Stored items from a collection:

—————

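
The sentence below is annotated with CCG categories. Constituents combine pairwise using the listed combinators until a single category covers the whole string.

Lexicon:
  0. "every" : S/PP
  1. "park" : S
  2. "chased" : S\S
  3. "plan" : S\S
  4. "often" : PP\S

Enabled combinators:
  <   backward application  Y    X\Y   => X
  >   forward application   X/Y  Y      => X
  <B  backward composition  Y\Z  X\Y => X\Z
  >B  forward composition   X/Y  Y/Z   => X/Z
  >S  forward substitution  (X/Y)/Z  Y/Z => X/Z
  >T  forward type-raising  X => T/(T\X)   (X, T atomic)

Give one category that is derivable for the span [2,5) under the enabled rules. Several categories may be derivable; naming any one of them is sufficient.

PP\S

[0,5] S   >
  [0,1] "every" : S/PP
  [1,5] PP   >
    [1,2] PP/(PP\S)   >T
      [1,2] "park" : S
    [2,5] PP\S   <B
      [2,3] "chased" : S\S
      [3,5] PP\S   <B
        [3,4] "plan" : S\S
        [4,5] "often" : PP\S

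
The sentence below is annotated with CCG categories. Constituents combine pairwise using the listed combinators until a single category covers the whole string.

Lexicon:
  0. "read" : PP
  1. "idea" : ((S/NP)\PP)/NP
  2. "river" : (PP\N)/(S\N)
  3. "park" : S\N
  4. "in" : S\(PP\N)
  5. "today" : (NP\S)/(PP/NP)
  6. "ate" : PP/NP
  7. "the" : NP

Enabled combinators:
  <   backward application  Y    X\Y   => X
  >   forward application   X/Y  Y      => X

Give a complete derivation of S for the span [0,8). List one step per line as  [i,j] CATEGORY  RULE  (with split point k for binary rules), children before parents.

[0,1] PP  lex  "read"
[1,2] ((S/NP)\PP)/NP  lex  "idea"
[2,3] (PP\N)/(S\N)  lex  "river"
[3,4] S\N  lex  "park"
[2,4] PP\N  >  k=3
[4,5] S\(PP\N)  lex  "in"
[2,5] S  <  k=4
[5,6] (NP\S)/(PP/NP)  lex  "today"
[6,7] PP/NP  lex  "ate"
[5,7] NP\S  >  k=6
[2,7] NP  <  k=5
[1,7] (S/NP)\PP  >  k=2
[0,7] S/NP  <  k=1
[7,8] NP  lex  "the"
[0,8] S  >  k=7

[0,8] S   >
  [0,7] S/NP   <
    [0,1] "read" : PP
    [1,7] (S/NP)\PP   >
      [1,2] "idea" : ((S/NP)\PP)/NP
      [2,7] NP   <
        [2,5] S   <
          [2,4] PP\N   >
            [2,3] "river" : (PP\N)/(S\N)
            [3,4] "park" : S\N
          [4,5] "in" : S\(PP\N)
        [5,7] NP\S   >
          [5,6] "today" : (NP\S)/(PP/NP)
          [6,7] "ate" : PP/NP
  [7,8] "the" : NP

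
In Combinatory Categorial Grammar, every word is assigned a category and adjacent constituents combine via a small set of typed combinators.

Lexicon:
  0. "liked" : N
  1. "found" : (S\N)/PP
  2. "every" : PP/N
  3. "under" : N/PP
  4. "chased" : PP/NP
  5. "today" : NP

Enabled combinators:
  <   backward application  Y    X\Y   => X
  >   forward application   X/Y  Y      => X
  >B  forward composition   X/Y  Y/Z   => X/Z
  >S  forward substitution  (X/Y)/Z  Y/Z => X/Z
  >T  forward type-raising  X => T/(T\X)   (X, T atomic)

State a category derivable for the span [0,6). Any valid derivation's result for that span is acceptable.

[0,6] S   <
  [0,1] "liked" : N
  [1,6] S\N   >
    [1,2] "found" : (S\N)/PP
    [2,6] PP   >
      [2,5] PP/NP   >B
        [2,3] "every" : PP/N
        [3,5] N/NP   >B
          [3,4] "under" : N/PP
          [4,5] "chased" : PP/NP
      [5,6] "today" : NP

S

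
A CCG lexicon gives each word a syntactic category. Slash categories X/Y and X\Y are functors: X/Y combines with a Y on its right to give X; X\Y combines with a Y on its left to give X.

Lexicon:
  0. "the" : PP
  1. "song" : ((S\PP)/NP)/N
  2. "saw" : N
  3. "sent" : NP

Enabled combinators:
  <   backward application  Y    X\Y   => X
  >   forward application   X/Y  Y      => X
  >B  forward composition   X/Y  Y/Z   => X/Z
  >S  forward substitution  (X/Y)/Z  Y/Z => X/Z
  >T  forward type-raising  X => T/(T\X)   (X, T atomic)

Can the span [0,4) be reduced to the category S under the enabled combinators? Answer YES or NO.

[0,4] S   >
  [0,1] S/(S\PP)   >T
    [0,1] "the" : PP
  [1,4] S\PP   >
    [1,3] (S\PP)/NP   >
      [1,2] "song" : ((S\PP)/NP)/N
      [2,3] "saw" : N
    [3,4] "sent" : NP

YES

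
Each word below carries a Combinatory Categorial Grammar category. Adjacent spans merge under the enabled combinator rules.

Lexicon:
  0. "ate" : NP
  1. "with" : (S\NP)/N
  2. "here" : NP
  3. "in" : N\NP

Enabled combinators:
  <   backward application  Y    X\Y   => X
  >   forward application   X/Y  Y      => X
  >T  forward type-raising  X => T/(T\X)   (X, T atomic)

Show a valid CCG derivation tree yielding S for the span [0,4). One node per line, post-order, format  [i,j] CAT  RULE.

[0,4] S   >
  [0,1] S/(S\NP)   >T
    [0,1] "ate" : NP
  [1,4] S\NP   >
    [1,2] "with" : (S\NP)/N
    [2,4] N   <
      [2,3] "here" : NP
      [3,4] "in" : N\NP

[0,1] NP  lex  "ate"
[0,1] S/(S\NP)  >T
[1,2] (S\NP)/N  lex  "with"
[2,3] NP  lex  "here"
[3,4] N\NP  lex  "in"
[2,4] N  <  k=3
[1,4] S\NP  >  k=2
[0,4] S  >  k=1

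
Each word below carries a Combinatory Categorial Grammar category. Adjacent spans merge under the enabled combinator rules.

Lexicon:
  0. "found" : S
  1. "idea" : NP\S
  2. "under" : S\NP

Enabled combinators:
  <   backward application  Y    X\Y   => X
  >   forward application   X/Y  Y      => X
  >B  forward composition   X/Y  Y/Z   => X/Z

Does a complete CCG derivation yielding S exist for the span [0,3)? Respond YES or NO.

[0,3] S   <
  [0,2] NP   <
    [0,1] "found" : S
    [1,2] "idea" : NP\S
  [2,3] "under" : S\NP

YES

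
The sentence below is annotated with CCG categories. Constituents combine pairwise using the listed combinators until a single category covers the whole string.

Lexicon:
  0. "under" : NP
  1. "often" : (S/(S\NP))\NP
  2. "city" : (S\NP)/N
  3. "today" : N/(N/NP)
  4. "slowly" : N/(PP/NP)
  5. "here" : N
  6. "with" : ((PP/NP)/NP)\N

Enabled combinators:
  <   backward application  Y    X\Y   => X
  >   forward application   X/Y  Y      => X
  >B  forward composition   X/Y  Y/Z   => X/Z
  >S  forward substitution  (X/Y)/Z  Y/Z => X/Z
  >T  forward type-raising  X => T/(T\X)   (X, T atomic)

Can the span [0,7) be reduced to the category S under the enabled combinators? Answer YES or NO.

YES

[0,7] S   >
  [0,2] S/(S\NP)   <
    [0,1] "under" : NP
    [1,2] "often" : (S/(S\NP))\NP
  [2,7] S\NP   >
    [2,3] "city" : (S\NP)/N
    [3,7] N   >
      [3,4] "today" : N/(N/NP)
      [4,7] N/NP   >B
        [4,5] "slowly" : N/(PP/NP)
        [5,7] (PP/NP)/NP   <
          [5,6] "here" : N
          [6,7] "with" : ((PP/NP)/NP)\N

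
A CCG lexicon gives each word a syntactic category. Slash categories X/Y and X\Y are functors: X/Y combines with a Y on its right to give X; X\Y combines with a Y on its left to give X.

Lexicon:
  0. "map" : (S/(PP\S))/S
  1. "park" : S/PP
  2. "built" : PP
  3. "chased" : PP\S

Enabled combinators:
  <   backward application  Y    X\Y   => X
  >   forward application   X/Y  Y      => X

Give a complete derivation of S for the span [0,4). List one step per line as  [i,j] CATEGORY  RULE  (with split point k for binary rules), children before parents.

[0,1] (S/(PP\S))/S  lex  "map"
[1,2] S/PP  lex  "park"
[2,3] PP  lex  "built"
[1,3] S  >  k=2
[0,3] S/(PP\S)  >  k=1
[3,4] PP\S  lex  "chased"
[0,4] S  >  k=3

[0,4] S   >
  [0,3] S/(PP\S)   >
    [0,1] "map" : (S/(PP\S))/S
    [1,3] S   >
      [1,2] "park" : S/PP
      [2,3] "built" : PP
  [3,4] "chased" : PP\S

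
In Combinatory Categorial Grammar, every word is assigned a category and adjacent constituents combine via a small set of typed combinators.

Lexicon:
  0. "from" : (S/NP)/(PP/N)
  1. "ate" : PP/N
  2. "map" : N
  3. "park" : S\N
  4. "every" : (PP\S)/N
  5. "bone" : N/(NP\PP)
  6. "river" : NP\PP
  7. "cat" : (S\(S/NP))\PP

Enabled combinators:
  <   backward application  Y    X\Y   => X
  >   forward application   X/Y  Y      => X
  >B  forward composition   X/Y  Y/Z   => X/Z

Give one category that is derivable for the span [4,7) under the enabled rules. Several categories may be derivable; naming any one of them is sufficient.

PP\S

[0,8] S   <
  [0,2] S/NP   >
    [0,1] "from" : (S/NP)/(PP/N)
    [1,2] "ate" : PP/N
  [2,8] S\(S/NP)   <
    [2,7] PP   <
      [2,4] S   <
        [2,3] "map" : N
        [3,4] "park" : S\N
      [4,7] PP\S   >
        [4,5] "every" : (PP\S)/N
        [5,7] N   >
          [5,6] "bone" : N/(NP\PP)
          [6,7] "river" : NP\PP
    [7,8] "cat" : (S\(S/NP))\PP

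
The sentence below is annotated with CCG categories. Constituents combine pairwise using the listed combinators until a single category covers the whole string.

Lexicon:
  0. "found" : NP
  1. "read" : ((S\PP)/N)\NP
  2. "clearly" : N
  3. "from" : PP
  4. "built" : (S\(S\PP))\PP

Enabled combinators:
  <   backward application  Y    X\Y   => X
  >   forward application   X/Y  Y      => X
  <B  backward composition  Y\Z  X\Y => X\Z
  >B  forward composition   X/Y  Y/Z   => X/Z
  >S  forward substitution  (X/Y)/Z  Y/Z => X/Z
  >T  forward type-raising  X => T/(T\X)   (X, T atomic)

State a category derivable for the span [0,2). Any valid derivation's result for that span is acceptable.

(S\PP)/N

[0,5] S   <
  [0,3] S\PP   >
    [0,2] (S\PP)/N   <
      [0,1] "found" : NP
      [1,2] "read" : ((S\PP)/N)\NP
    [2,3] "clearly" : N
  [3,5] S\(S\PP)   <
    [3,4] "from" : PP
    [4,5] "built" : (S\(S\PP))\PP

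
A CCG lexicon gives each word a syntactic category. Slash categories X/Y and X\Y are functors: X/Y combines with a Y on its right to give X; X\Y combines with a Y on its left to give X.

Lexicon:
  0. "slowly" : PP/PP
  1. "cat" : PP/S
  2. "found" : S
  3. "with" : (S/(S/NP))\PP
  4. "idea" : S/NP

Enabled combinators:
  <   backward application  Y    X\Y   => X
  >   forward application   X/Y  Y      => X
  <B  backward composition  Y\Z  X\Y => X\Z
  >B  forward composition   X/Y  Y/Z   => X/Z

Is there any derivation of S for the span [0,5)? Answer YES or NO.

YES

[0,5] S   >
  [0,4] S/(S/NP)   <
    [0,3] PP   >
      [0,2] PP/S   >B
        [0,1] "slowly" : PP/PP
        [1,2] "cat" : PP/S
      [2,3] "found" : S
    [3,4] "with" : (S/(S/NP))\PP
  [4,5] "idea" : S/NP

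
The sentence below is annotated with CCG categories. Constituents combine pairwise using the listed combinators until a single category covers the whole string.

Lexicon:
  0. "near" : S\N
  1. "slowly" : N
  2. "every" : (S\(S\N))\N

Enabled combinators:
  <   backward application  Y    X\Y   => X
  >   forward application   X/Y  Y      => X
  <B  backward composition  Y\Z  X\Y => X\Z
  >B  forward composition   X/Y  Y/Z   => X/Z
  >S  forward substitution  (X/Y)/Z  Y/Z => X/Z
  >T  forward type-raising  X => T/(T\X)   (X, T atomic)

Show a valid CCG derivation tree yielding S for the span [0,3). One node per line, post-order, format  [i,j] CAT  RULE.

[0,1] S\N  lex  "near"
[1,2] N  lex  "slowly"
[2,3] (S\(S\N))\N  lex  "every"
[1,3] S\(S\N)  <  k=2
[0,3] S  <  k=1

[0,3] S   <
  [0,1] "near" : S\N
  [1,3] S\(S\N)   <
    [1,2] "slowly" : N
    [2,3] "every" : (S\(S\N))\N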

—————

Output the line containing "Is there any" and all lines after it to the end of the records, exactly as given.

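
Is there any derivation of S for the span [0,5)? Answer YES or NO.

YES

[0,5] S   >
  [0,4] S/(S/NP)   <
    [0,3] PP   >
      [0,2] PP/S   >B
        [0,1] "slowly" : PP/PP
        [1,2] "cat" : PP/S
      [2,3] "found" : S
    [3,4] "with" : (S/(S/NP))\PP
  [4,5] "idea" : S/NP

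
The sentence below is annotated with CCG categories. Constituents combine pairwise using the listed combinators until a single category covers the whole string.

Lexicon:
  0. "near" : S\N
  1. "slowly" : N
  2. "every" : (S\(S\N))\N

Enabled combinators:
  <   backward application  Y    X\Y   => X
  >   forward application   X/Y  Y      => X
  <B  backward composition  Y\Z  X\Y => X\Z
  >B  forward composition   X/Y  Y/Z   => X/Z
  >S  forward substitution  (X/Y)/Z  Y/Z => X/Z
  >T  forward type-raising  X => T/(T\X)   (X, T atomic)

Show a valid CCG derivation tree yielding S for the span [0,3). One node per line, post-order, format  [i,j] CAT  RULE.

[0,1] S\N  lex  "near"
[1,2] N  lex  "slowly"
[2,3] (S\(S\N))\N  lex  "every"
[1,3] S\(S\N)  <  k=2
[0,3] S  <  k=1

[0,3] S   <
  [0,1] "near" : S\N
  [1,3] S\(S\N)   <
    [1,2] "slowly" : N
    [2,3] "every" : (S\(S\N))\N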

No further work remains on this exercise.